▶ Problem:
Look below for the line that has "A physics lab fitted". Set down the lines from there through the line that has "y (mmHg): 63.3, 63.9, 72.7, 73.5, 74.9, 80.1, 87.1", exactly as written.

(Saved entries)
────────────────────

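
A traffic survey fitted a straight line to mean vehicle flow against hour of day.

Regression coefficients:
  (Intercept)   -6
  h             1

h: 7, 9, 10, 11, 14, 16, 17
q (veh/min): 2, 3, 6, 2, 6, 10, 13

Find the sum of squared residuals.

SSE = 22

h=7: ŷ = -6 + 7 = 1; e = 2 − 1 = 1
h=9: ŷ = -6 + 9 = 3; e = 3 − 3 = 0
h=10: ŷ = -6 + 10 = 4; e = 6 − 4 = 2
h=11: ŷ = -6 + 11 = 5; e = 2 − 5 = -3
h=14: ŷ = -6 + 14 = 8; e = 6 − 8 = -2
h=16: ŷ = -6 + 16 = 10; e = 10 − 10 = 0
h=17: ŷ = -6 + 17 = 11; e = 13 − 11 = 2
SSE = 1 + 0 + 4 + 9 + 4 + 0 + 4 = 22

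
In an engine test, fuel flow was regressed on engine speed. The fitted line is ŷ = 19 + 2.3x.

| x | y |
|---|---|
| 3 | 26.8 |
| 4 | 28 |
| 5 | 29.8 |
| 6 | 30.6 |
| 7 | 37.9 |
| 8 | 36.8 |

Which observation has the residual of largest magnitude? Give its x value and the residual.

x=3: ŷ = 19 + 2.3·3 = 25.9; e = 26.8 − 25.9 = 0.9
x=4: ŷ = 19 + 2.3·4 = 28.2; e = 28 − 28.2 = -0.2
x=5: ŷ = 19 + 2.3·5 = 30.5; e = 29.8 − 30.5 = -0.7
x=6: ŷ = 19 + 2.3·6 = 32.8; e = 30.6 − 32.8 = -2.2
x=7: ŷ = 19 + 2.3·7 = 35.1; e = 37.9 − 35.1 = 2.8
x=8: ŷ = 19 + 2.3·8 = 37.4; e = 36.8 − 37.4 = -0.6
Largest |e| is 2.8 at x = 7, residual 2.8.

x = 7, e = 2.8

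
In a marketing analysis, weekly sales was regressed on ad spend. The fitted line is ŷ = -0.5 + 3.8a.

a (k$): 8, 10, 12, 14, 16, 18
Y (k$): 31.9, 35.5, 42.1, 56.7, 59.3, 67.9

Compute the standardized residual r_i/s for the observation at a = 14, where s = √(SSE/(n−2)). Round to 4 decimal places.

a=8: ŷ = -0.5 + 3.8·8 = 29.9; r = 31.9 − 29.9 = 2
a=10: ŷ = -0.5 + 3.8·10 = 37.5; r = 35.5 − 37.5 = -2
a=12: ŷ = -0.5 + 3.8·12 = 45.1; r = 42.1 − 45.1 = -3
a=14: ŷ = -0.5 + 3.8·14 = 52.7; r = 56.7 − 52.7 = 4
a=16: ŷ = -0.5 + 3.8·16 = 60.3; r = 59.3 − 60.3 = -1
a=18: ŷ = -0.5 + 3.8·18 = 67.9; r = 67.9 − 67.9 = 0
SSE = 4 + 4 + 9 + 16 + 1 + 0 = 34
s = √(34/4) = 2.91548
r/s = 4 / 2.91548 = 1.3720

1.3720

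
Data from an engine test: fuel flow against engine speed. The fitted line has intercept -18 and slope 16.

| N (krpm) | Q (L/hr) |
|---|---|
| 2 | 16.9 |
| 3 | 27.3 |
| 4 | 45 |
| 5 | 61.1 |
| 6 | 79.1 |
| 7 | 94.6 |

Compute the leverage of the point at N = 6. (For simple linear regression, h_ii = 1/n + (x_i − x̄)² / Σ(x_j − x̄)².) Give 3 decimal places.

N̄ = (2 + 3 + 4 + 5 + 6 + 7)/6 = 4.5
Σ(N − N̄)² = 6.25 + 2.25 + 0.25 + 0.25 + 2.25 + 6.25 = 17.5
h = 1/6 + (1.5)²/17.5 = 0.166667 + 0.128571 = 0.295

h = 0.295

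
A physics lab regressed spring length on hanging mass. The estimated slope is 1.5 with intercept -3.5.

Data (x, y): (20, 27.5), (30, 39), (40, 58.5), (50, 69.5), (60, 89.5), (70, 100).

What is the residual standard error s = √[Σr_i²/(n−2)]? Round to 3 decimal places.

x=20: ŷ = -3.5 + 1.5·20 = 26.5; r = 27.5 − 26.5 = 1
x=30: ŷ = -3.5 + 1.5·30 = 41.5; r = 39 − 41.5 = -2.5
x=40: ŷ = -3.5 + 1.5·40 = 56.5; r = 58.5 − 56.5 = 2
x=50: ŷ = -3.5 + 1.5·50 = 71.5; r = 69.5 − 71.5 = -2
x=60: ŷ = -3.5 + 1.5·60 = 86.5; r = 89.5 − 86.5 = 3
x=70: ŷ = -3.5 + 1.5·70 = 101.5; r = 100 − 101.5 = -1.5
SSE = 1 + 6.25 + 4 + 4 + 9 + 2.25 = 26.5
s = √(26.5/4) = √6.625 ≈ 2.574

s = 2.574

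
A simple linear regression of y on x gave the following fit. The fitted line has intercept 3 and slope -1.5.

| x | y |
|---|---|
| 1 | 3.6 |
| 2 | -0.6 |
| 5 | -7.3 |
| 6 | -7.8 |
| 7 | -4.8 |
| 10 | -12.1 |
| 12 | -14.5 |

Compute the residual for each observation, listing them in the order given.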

────────────────────

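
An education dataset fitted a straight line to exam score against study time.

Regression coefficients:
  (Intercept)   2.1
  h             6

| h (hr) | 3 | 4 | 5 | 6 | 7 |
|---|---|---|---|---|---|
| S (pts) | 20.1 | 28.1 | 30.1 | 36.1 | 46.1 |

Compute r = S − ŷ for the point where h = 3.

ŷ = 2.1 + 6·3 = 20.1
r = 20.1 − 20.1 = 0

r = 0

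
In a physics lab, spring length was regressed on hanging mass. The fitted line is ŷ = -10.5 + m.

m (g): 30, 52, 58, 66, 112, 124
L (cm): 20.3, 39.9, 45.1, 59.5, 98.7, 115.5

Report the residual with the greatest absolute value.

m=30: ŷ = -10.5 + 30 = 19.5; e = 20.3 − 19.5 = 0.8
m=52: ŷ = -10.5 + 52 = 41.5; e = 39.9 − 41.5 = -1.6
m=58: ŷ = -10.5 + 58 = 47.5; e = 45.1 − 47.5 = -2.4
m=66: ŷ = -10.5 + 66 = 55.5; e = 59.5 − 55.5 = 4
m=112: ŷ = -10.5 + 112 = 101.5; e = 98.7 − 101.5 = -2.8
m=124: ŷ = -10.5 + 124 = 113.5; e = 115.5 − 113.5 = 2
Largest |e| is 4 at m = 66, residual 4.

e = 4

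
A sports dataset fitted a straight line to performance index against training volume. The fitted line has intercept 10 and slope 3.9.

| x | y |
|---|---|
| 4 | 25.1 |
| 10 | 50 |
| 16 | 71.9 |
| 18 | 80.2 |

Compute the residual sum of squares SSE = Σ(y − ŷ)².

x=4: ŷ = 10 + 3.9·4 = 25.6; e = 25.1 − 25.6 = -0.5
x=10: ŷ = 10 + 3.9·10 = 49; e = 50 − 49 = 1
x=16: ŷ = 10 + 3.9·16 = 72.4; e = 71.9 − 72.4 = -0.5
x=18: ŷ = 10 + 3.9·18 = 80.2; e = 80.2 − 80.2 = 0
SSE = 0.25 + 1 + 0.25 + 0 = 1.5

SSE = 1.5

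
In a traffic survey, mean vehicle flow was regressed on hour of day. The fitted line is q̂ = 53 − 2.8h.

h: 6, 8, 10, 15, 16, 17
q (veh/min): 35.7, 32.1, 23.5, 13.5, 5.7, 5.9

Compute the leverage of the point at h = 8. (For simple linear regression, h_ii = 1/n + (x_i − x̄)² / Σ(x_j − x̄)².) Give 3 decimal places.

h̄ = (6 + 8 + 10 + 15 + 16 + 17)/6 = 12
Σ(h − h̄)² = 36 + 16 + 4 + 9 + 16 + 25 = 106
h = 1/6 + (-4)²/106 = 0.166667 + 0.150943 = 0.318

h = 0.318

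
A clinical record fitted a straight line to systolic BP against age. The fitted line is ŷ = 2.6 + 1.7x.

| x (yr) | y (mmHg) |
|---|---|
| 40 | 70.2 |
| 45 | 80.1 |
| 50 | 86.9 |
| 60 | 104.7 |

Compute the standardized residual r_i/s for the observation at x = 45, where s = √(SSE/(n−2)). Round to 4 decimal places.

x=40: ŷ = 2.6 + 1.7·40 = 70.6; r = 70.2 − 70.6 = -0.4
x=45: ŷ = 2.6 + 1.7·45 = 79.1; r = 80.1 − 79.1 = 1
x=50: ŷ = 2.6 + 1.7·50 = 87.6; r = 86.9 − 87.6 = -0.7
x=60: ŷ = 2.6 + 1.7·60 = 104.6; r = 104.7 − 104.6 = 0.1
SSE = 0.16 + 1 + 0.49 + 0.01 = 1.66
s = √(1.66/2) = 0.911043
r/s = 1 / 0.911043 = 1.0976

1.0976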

────────────────────

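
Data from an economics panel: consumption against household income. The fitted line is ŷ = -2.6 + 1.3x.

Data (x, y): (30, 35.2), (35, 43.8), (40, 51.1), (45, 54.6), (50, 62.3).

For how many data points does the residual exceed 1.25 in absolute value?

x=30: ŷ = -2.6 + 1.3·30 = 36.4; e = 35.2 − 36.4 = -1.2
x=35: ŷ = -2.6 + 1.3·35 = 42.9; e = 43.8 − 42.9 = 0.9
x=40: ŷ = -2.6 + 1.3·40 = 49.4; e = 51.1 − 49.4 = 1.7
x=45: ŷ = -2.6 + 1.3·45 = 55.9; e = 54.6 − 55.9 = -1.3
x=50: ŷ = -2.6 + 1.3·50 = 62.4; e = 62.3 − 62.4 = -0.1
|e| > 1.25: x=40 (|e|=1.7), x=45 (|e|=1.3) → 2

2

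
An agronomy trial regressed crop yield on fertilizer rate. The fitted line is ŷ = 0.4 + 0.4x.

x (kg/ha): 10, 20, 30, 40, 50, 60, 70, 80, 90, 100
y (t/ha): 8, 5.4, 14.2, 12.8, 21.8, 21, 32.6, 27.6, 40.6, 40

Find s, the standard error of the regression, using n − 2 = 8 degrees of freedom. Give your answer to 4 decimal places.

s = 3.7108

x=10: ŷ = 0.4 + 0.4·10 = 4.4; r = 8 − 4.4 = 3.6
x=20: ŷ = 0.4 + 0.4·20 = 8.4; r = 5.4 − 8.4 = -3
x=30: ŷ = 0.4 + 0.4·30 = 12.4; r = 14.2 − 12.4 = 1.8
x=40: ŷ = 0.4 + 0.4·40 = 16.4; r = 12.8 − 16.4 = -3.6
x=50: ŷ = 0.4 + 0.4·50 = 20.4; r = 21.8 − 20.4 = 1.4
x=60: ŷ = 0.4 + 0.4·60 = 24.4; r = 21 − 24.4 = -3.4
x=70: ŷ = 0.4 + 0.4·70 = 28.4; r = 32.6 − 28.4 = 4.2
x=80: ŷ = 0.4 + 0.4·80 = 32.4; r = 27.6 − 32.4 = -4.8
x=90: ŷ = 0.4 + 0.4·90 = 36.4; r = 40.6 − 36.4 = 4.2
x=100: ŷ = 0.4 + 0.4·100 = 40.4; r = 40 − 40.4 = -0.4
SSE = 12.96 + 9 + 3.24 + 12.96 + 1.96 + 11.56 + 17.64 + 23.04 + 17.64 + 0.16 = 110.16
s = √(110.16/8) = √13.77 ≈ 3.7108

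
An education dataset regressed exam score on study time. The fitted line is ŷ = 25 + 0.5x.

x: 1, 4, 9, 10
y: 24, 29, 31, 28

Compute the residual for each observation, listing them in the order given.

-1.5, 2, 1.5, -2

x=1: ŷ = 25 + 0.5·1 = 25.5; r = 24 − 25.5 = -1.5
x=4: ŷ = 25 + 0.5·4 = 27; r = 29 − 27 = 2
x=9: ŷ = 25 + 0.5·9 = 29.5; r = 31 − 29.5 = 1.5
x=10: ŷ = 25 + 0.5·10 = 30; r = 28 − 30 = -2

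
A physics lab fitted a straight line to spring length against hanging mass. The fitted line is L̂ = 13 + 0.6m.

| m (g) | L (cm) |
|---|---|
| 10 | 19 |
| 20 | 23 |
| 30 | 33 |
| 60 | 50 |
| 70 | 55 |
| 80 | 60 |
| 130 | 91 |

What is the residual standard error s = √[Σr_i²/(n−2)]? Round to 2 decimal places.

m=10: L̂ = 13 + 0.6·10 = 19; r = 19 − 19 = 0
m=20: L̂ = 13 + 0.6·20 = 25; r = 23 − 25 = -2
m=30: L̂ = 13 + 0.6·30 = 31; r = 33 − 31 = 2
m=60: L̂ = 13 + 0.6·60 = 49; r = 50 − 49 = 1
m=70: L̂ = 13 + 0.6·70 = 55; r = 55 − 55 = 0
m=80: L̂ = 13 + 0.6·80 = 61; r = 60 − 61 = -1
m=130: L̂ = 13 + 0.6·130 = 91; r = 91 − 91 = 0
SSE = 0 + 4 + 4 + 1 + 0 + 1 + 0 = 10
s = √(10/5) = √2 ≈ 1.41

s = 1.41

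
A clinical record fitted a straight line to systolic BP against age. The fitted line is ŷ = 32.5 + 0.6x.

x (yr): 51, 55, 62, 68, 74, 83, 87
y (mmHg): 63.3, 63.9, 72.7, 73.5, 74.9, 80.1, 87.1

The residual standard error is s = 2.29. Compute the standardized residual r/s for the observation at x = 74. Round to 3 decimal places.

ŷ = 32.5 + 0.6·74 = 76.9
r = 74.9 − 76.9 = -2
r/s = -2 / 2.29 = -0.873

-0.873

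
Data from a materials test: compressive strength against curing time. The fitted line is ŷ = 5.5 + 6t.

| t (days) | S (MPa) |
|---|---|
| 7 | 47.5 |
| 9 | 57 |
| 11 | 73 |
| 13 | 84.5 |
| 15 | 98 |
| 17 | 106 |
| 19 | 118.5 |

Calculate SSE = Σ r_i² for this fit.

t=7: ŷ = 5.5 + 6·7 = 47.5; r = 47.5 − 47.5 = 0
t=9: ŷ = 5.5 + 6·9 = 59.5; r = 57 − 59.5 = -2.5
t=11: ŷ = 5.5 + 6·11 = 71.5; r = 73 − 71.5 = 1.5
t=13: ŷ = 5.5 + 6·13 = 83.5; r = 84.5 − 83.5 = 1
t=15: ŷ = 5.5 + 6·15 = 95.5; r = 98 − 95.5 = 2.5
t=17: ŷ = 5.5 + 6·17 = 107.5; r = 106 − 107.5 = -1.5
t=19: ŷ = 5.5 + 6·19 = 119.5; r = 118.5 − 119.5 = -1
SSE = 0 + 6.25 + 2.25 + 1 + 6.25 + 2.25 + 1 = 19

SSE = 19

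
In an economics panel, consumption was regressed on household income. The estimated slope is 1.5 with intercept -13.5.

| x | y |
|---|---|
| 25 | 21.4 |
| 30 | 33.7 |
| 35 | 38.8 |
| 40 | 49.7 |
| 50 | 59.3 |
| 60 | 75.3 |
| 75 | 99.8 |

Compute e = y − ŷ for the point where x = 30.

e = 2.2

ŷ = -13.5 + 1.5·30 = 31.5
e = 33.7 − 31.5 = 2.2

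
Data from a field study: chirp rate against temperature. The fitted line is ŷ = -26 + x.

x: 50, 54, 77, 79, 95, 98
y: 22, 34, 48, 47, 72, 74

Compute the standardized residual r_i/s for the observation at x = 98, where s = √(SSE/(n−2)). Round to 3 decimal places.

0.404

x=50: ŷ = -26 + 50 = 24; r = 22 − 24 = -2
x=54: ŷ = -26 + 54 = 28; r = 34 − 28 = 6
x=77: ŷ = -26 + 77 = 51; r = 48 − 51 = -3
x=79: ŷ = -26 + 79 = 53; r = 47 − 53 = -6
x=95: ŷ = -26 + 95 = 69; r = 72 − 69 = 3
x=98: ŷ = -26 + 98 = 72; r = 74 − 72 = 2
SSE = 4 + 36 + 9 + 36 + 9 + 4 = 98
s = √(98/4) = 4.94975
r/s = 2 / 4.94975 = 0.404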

────────────────────

▶ Response to the exercise:
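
A physics lab fitted a straight line to spring length against hanging mass. The fitted line is L̂ = 13 + 0.6m.

| m (g) | L (cm) |
|---|---|
| 10 | 19 |
| 20 | 23 |
| 30 | 33 |
| 60 | 50 |
| 70 | 55 |
| 80 | 60 |
| 130 | 91 |

What is the residual standard error s = √[Σr_i²/(n−2)]? Round to 2 decimal places.

m=10: L̂ = 13 + 0.6·10 = 19; r = 19 − 19 = 0
m=20: L̂ = 13 + 0.6·20 = 25; r = 23 − 25 = -2
m=30: L̂ = 13 + 0.6·30 = 31; r = 33 − 31 = 2
m=60: L̂ = 13 + 0.6·60 = 49; r = 50 − 49 = 1
m=70: L̂ = 13 + 0.6·70 = 55; r = 55 − 55 = 0
m=80: L̂ = 13 + 0.6·80 = 61; r = 60 − 61 = -1
m=130: L̂ = 13 + 0.6·130 = 91; r = 91 − 91 = 0
SSE = 0 + 4 + 4 + 1 + 0 + 1 + 0 = 10
s = √(10/5) = √2 ≈ 1.41

s = 1.41

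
A clinical record fitted a straight line to systolic BP against age. The fitted line is ŷ = 32.5 + 0.6x.

x (yr): 51, 55, 62, 68, 74, 83, 87
y (mmHg): 63.3, 63.9, 72.7, 73.5, 74.9, 80.1, 87.1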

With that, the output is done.